Start of Data to examine
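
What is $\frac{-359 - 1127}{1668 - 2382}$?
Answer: $\frac{743}{357} \approx 2.0812$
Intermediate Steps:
$\frac{-359 - 1127}{1668 - 2382} = - \frac{1486}{-714} = \left(-1486\right) \left(- \frac{1}{714}\right) = \frac{743}{357}$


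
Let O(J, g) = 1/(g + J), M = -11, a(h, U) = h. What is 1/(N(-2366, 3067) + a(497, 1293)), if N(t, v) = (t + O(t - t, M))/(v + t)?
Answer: 7711/3806340 ≈ 0.0020258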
End of Data to examine
*Aim of the exercise*:
Starting at the line that contains "Let O(J, g)", transcribe every line through the last line of the entries above, exactly, and nothing else.

*Exercise solution*:
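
Let O(J, g) = 1/(g + J), M = -11, a(h, U) = h. What is 1/(N(-2366, 3067) + a(497, 1293)), if N(t, v) = (t + O(t - t, M))/(v + t)?
Answer: 7711/3806340 ≈ 0.0020258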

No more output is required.